● What is needed: Copy each entry below exactly as it appears.

(Raw data)

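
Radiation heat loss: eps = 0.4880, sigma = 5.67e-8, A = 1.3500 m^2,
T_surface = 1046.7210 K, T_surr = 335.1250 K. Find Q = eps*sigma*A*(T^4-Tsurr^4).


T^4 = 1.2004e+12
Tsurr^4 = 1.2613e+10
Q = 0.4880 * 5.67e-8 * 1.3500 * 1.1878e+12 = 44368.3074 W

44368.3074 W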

(End Raw data)

● Task answer:
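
Radiation heat loss: eps = 0.4880, sigma = 5.67e-8, A = 1.3500 m^2,
T_surface = 1046.7210 K, T_surr = 335.1250 K. Find Q = eps*sigma*A*(T^4-Tsurr^4).


T^4 = 1.2004e+12
Tsurr^4 = 1.2613e+10
Q = 0.4880 * 5.67e-8 * 1.3500 * 1.1878e+12 = 44368.3074 W

44368.3074 W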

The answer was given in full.